#### Work to complete
Lines from the one containing "A flue-gas duct consists" to the end of the data below are to be restated exactly, with both ends included and nothing else.

#### Collected data entries
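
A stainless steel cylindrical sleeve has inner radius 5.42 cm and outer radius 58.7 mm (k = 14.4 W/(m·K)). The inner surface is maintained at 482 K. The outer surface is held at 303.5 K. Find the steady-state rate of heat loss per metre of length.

Q' = 2.02×10^5 W/m

Q' = 2πk·ΔT/ln(r₂/r₁) = 2π × 14.4 × 178.5 / ln(0.0587/0.0542) = 2.02×10^5 W/m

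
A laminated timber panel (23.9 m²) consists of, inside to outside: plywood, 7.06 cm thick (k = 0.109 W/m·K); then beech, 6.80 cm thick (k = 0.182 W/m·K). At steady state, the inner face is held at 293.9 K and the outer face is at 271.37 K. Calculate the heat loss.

Q = 527 W

Series thermal resistances, inner to outer:
  R_plywood = L/(kA) = 0.0706/(0.109·23.9) = 0.02710 K/W
  R_beech = L/(kA) = 0.0680/(0.182·23.9) = 0.01563 K/W
ΣR = 0.02710 + 0.01563 = 0.04273 K/W
Q = ΔT/ΣR = (293.9 K − 271.37 K)/0.04273 = 527 W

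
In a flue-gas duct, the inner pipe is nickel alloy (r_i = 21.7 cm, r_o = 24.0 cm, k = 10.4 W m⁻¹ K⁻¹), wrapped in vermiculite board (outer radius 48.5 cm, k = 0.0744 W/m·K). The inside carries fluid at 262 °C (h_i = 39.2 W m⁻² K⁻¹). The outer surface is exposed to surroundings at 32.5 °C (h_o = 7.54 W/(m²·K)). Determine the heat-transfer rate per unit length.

Q' = 146 W/m

Series thermal resistances, inner to outer:
  R'_conv,in = 1/(2πr h) = 1/(2π·0.217·39.2) = 0.01871 m·K/W
  R'_nickel alloy = ln(0.240/0.217)/(2πk) = 0.1007/(2π·10.4) = 0.001542 m·K/W
  R'_vermiculite board = ln(0.485/0.240)/(2πk) = 0.7035/(2π·0.0744) = 1.505 m·K/W
  R'_conv,out = 1/(2πr h) = 1/(2π·0.485·7.54) = 0.04352 m·K/W
ΣR = 0.01871 + 0.001542 + 1.505 + 0.04352 = 1.569 m·K/W
Q' = ΔT/ΣR = (262 °C − 32.5 °C)/1.569 = 146 W/m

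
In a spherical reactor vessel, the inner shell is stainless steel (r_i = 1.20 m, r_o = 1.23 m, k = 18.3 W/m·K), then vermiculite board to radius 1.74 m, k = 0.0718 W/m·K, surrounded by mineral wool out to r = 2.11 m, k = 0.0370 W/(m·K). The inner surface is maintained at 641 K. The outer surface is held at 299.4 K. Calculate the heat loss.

Treat each layer as a resistance in series:
  R_stainless steel = (1/1.20 − 1/1.23)/(4πk) = 0.02033/(4π·18.3) = 8.838×10^-5 K/W
  R_vermiculite board = (1/1.23 − 1/1.74)/(4πk) = 0.2383/(4π·0.0718) = 0.2641 K/W
  R_mineral wool = (1/1.74 − 1/2.11)/(4πk) = 0.1008/(4π·0.0370) = 0.2167 K/W
ΣR = 8.838×10^-5 + 0.2641 + 0.2167 = 0.4809 K/W
Q = ΔT/ΣR = (641 K − 299.4 K)/0.4809 = 710 W

Q = 710 W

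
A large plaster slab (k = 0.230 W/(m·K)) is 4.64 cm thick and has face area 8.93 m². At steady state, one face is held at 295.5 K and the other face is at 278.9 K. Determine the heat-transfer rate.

Q = kA·ΔT/L = 0.230 × 8.93 × |295.5 K − 278.9 K| / 0.0464 = 735 W

Q = 735 W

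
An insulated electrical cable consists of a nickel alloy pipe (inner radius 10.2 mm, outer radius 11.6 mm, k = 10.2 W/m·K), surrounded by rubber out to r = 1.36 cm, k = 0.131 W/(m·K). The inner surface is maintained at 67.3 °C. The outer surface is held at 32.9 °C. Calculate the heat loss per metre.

Q' = 176 W/m

Treat each layer as a resistance in series:
  R'_nickel alloy = ln(0.0116/0.0102)/(2πk) = 0.1286/(2π·10.2) = 0.002007 m·K/W
  R'_rubber = ln(0.0136/0.0116)/(2πk) = 0.1591/(2π·0.131) = 0.1933 m·K/W
ΣR = 0.002007 + 0.1933 = 0.1953 m·K/W
Q' = ΔT/ΣR = (67.3 °C − 32.9 °C)/0.1953 = 176 W/m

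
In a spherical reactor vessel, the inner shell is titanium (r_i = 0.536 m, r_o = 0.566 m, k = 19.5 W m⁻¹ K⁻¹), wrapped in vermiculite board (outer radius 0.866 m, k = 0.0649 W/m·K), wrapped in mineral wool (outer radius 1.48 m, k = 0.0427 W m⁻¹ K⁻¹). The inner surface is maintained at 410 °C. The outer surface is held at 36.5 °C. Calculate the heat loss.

Q = 227 W

Resistance network (inner→outer):
  R_titanium = (1/0.536 − 1/0.566)/(4πk) = 0.09889/(4π·19.5) = 4.035×10^-4 K/W
  R_vermiculite board = (1/0.566 − 1/0.866)/(4πk) = 0.6121/(4π·0.0649) = 0.7505 K/W
  R_mineral wool = (1/0.866 − 1/1.48)/(4πk) = 0.4791/(4π·0.0427) = 0.8928 K/W
ΣR = 4.035×10^-4 + 0.7505 + 0.8928 = 1.644 K/W
Q = ΔT/ΣR = (410 °C − 36.5 °C)/1.644 = 227 W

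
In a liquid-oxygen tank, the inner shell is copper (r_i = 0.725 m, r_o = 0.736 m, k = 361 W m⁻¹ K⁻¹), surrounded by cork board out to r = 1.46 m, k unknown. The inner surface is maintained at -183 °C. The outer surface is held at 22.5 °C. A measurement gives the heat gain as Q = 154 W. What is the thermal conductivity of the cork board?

k = 0.0402 W/m·K

ΣR = ΔT/Q = |-183 − 22.5|/154 = 1.334 K/W
Known resistances:
  R_copper = (1/0.725 − 1/0.736)/(4πk) = 0.02061/(4π·361) = 4.544×10^-6 K/W
R_cork board = ΣR − ΣR_known = 1.334 − 4.544×10^-6 = 1.334 K/W
(1/r₁−1/r₂)/(4πk) = 1.334 ⇒ k = 0.6738/(4π·1.334) = 0.0402 W/m·K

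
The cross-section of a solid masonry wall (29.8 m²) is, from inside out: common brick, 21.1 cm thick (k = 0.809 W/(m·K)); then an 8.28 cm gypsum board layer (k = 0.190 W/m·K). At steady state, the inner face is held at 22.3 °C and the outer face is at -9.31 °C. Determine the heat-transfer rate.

Resistance network (inner→outer):
  R_common brick = L/(kA) = 0.211/(0.809·29.8) = 0.008752 K/W
  R_gypsum board = L/(kA) = 0.0828/(0.190·29.8) = 0.01462 K/W
ΣR = 0.008752 + 0.01462 = 0.02337 K/W
Q = ΔT/ΣR = (22.3 °C − -9.31 °C)/0.02337 = 1350 W

Q = 1350 W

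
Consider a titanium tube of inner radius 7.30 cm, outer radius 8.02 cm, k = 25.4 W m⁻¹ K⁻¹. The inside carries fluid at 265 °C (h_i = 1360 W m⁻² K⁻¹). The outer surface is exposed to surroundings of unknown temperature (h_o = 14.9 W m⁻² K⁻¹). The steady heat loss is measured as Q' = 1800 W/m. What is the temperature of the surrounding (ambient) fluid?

T_out = 21.3 °C

Series resistances:
  R'_conv,in = 1/(2πr h) = 1/(2π·0.0730·1360) = 0.001603 m·K/W
  R'_titanium = ln(0.0802/0.0730)/(2πk) = 0.09406/(2π·25.4) = 5.894×10^-4 m·K/W
  R'_conv,out = 1/(2πr h) = 1/(2π·0.0802·14.9) = 0.1332 m·K/W
ΣR = 0.1354 m·K/W
ΔT = Q'·ΣR = 1800 × 0.1354 = 243.7 K
Heat flows outward, so T_out = T_in − ΔT = 265 − 243.7 = 21.3 °C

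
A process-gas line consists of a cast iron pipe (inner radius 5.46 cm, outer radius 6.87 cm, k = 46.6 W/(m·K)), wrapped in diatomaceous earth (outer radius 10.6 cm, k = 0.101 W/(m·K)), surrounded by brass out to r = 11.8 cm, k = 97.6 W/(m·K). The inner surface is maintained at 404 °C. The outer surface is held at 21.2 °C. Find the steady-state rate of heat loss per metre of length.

Treat each layer as a resistance in series:
  R'_cast iron = ln(0.0687/0.0546)/(2πk) = 0.2297/(2π·46.6) = 7.846×10^-4 m·K/W
  R'_diatomaceous earth = ln(0.106/0.0687)/(2πk) = 0.4337/(2π·0.101) = 0.6834 m·K/W
  R'_brass = ln(0.118/0.106)/(2πk) = 0.1072/(2π·97.6) = 1.749×10^-4 m·K/W
ΣR = 7.846×10^-4 + 0.6834 + 1.749×10^-4 = 0.6844 m·K/W
Q' = ΔT/ΣR = (404 °C − 21.2 °C)/0.6844 = 559 W/m

Q' = 559 W/m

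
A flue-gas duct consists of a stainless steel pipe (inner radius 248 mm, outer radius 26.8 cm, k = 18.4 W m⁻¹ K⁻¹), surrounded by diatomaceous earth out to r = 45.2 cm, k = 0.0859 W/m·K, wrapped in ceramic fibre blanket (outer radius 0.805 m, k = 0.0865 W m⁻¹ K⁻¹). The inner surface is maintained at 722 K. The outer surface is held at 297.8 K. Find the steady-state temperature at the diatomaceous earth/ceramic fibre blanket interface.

T = 520 K

Resistance network (inner→outer):
  R'_stainless steel = ln(0.268/0.248)/(2πk) = 0.07756/(2π·18.4) = 6.709×10^-4 m·K/W
  R'_diatomaceous earth = ln(0.452/0.268)/(2πk) = 0.5227/(2π·0.0859) = 0.9684 m·K/W
  R'_ceramic fibre blanket = ln(0.805/0.452)/(2πk) = 0.5772/(2π·0.0865) = 1.062 m·K/W
ΣR = 6.709×10^-4 + 0.9684 + 1.062 = 2.031 m·K/W
Q' = ΔT/ΣR = (722 K − 297.8 K)/2.031 = 208.9 W/m
From the inner boundary to the diatomaceous earth/ceramic fibre blanket interface, ΣR_partial = 0.9691 m·K/W.
T_interface = T_in − Q'·ΣR_partial = 722 K − (208.9)(0.9691) = 520 K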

#### Response
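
A flue-gas duct consists of a stainless steel pipe (inner radius 248 mm, outer radius 26.8 cm, k = 18.4 W m⁻¹ K⁻¹), surrounded by diatomaceous earth out to r = 45.2 cm, k = 0.0859 W/m·K, wrapped in ceramic fibre blanket (outer radius 0.805 m, k = 0.0865 W m⁻¹ K⁻¹). The inner surface is maintained at 722 K. The outer surface is held at 297.8 K. Find the steady-state temperature at the diatomaceous earth/ceramic fibre blanket interface.

T = 520 K

Resistance network (inner→outer):
  R'_stainless steel = ln(0.268/0.248)/(2πk) = 0.07756/(2π·18.4) = 6.709×10^-4 m·K/W
  R'_diatomaceous earth = ln(0.452/0.268)/(2πk) = 0.5227/(2π·0.0859) = 0.9684 m·K/W
  R'_ceramic fibre blanket = ln(0.805/0.452)/(2πk) = 0.5772/(2π·0.0865) = 1.062 m·K/W
ΣR = 6.709×10^-4 + 0.9684 + 1.062 = 2.031 m·K/W
Q' = ΔT/ΣR = (722 K − 297.8 K)/2.031 = 208.9 W/m
From the inner boundary to the diatomaceous earth/ceramic fibre blanket interface, ΣR_partial = 0.9691 m·K/W.
T_interface = T_in − Q'·ΣR_partial = 722 K − (208.9)(0.9691) = 520 K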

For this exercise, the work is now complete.